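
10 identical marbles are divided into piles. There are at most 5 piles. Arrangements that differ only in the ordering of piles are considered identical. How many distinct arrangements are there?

30

A partial list (first 12 by largest part):
10
1,9
2,8
1,1,8
3,7
1,2,7
1,1,1,7
4,6
1,3,6
2,2,6
1,1,2,6
1,1,1,1,6
…and 18 more, for 30 total.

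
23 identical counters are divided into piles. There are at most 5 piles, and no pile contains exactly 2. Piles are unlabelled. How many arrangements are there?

Direct enumeration gives 171 partitions.

171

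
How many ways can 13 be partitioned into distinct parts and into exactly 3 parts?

They are:
10, 2, 1
9, 3, 1
8, 4, 1
8, 3, 2
7, 5, 1
7, 4, 2
6, 5, 2
6, 4, 3

8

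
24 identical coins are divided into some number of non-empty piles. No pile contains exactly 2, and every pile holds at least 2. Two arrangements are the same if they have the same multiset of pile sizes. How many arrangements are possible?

A full systematic count gives 110.

110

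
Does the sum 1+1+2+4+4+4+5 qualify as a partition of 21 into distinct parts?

The parts sum to 21, and the condition 'all summands are distinct' is violated.

No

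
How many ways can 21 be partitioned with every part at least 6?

9

They are:
21
15 + 6
14 + 7
13 + 8
12 + 9
11 + 10
9 + 6 + 6
8 + 7 + 6
7 + 7 + 7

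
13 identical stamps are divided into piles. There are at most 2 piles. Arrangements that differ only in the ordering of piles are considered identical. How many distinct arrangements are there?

7

Enumerating:
13
12,1
11,2
10,3
9,4
8,5
7,6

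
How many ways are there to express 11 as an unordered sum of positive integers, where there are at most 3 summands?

16

Enumerating:
11
10+1
9+2
9+1+1
8+3
8+2+1
7+4
7+3+1
7+2+2
6+5
6+4+1
6+3+2
5+5+1
5+4+2
5+3+3
4+4+3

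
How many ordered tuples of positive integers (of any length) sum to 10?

512

The number of compositions of n is 2^(n−1); here 2^9 = 512.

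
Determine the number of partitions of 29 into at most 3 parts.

Counting exhaustively, 85 partitions satisfy the conditions.

85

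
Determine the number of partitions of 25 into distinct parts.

142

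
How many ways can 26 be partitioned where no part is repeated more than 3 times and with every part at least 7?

13

They are:
26
19 + 7
18 + 8
17 + 9
16 + 10
15 + 11
14 + 12
13 + 13
12 + 7 + 7
11 + 8 + 7
10 + 9 + 7
10 + 8 + 8
9 + 9 + 8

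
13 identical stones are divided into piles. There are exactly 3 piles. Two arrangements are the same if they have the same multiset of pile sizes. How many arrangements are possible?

14

They are:
11, 1, 1
10, 2, 1
9, 3, 1
9, 2, 2
8, 4, 1
8, 3, 2
7, 5, 1
7, 4, 2
7, 3, 3
6, 6, 1
6, 5, 2
6, 4, 3
5, 5, 3
5, 4, 4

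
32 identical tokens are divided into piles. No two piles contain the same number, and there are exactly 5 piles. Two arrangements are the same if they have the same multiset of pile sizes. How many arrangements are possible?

119

Counting exhaustively, 119 partitions satisfy the conditions.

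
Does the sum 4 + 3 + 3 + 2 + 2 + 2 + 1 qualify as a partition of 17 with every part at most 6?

The parts sum to 17, and the condition 'no summand exceeds 6' holds.

Yes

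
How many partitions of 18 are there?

A full systematic count gives 385.

385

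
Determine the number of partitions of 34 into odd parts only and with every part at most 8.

116

Enumerating by decreasing first part gives 116 partitions in all.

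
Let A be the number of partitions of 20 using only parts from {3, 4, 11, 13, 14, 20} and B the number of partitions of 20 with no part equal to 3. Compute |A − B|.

324

Partitions of 20 using only parts from {3, 4, 11, 13, 14, 20}: 6.
Partitions of 20 with no part equal to 3: 330.
|6 − 330| = 324.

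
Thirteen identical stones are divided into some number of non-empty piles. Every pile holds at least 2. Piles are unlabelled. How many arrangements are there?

24

Listing the qualifying partitions of 13:
13
11 + 2
10 + 3
9 + 4
9 + 2 + 2
8 + 5
8 + 3 + 2
7 + 6
7 + 4 + 2
7 + 3 + 3
7 + 2 + 2 + 2
6 + 5 + 2
6 + 4 + 3
6 + 3 + 2 + 2
5 + 5 + 3
5 + 4 + 4
5 + 4 + 2 + 2
5 + 3 + 3 + 2
5 + 2 + 2 + 2 + 2
4 + 4 + 3 + 2
4 + 3 + 3 + 3
4 + 3 + 2 + 2 + 2
3 + 3 + 3 + 2 + 2
3 + 2 + 2 + 2 + 2 + 2
That's 24 in total.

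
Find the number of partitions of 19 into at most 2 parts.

Enumerating:
19
18+1
17+2
16+3
15+4
14+5
13+6
12+7
11+8
10+9
That's 10 in total.

10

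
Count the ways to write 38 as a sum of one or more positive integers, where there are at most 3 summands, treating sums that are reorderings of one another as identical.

140

Enumerating by decreasing first part gives 140 partitions in all.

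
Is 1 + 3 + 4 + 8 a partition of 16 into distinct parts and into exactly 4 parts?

Yes

The parts sum to 16, and the condition 'all summands are distinct' holds; the condition 'there are exactly 4 summands' holds.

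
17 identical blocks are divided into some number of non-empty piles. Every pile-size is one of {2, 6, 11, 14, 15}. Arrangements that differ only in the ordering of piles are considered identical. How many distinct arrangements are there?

3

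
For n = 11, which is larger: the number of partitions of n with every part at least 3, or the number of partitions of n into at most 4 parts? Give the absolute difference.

21

Partitions of 11 with every part at least 3: 6.
Partitions of 11 into at most 4 parts: 27.
|6 − 27| = 21.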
——————————
Problem to work on
Line by line, repeat the material precisely.

Result for this exercise
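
10 identical marbles are divided into piles. There are at most 5 piles. Arrangements that differ only in the ordering of piles are considered identical. How many distinct arrangements are there?

30

A partial list (first 12 by largest part):
10
1,9
2,8
1,1,8
3,7
1,2,7
1,1,1,7
4,6
1,3,6
2,2,6
1,1,2,6
1,1,1,1,6
…and 18 more, for 30 total.

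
23 identical counters are divided into piles. There are at most 5 piles, and no pile contains exactly 2. Piles are unlabelled. How many arrangements are there?

Direct enumeration gives 171 partitions.

171

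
How many ways can 13 be partitioned into distinct parts and into exactly 3 parts?

They are:
10, 2, 1
9, 3, 1
8, 4, 1
8, 3, 2
7, 5, 1
7, 4, 2
6, 5, 2
6, 4, 3

8

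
24 identical coins are divided into some number of non-empty piles. No pile contains exactly 2, and every pile holds at least 2. Two arrangements are the same if they have the same multiset of pile sizes. How many arrangements are possible?

A full systematic count gives 110.

110

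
Does the sum 1+1+2+4+4+4+5 qualify as a partition of 21 into distinct parts?

The parts sum to 21, and the condition 'all summands are distinct' is violated.

No

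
How many ways can 21 be partitioned with every part at least 6?

9

They are:
21
15 + 6
14 + 7
13 + 8
12 + 9
11 + 10
9 + 6 + 6
8 + 7 + 6
7 + 7 + 7

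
13 identical stamps are divided into piles. There are at most 2 piles. Arrangements that differ only in the ordering of piles are considered identical. How many distinct arrangements are there?

7

Enumerating:
13
12,1
11,2
10,3
9,4
8,5
7,6

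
How many ways are there to express 11 as an unordered sum of positive integers, where there are at most 3 summands?

16

Enumerating:
11
10+1
9+2
9+1+1
8+3
8+2+1
7+4
7+3+1
7+2+2
6+5
6+4+1
6+3+2
5+5+1
5+4+2
5+3+3
4+4+3

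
How many ordered tuples of positive integers (of any length) sum to 10?

512

The number of compositions of n is 2^(n−1); here 2^9 = 512.

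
Determine the number of partitions of 29 into at most 3 parts.

Counting exhaustively, 85 partitions satisfy the conditions.

85

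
Determine the number of partitions of 25 into distinct parts.

142

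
How many ways can 26 be partitioned where no part is repeated more than 3 times and with every part at least 7?

13

They are:
26
19 + 7
18 + 8
17 + 9
16 + 10
15 + 11
14 + 12
13 + 13
12 + 7 + 7
11 + 8 + 7
10 + 9 + 7
10 + 8 + 8
9 + 9 + 8

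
13 identical stones are divided into piles. There are exactly 3 piles. Two arrangements are the same if they have the same multiset of pile sizes. How many arrangements are possible?

14

They are:
11, 1, 1
10, 2, 1
9, 3, 1
9, 2, 2
8, 4, 1
8, 3, 2
7, 5, 1
7, 4, 2
7, 3, 3
6, 6, 1
6, 5, 2
6, 4, 3
5, 5, 3
5, 4, 4

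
32 identical tokens are divided into piles. No two piles contain the same number, and there are exactly 5 piles. Two arrangements are the same if they have the same multiset of pile sizes. How many arrangements are possible?

119

Counting exhaustively, 119 partitions satisfy the conditions.

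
Does the sum 4 + 3 + 3 + 2 + 2 + 2 + 1 qualify as a partition of 17 with every part at most 6?

The parts sum to 17, and the condition 'no summand exceeds 6' holds.

Yes

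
How many partitions of 18 are there?

A full systematic count gives 385.

385

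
Determine the number of partitions of 34 into odd parts only and with every part at most 8.

116

Enumerating by decreasing first part gives 116 partitions in all.

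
Let A be the number of partitions of 20 using only parts from {3, 4, 11, 13, 14, 20} and B the number of partitions of 20 with no part equal to 3. Compute |A − B|.

324

Partitions of 20 using only parts from {3, 4, 11, 13, 14, 20}: 6.
Partitions of 20 with no part equal to 3: 330.
|6 − 330| = 324.

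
Thirteen identical stones are divided into some number of non-empty piles. Every pile holds at least 2. Piles are unlabelled. How many arrangements are there?

24

Listing the qualifying partitions of 13:
13
11 + 2
10 + 3
9 + 4
9 + 2 + 2
8 + 5
8 + 3 + 2
7 + 6
7 + 4 + 2
7 + 3 + 3
7 + 2 + 2 + 2
6 + 5 + 2
6 + 4 + 3
6 + 3 + 2 + 2
5 + 5 + 3
5 + 4 + 4
5 + 4 + 2 + 2
5 + 3 + 3 + 2
5 + 2 + 2 + 2 + 2
4 + 4 + 3 + 2
4 + 3 + 3 + 3
4 + 3 + 2 + 2 + 2
3 + 3 + 3 + 2 + 2
3 + 2 + 2 + 2 + 2 + 2
That's 24 in total.

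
Find the number of partitions of 19 into at most 2 parts.

Enumerating:
19
18+1
17+2
16+3
15+4
14+5
13+6
12+7
11+8
10+9
That's 10 in total.

10

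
Count the ways to write 38 as a sum of one or more positive integers, where there are at most 3 summands, treating sums that are reorderings of one another as identical.

140

Enumerating by decreasing first part gives 140 partitions in all.

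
Is 1 + 3 + 4 + 8 a partition of 16 into distinct parts and into exactly 4 parts?

Yes

The parts sum to 16, and the condition 'all summands are distinct' holds; the condition 'there are exactly 4 summands' holds.

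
17 identical blocks are divided into some number of non-empty piles. Every pile-size is one of {2, 6, 11, 14, 15}. Arrangements that differ only in the ordering of piles are considered identical. How many distinct arrangements are there?

3

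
For n = 11, which is larger: the number of partitions of n with every part at least 3, or the number of partitions of n into at most 4 parts? Give the absolute difference.

21

Partitions of 11 with every part at least 3: 6.
Partitions of 11 into at most 4 parts: 27.
|6 − 27| = 21.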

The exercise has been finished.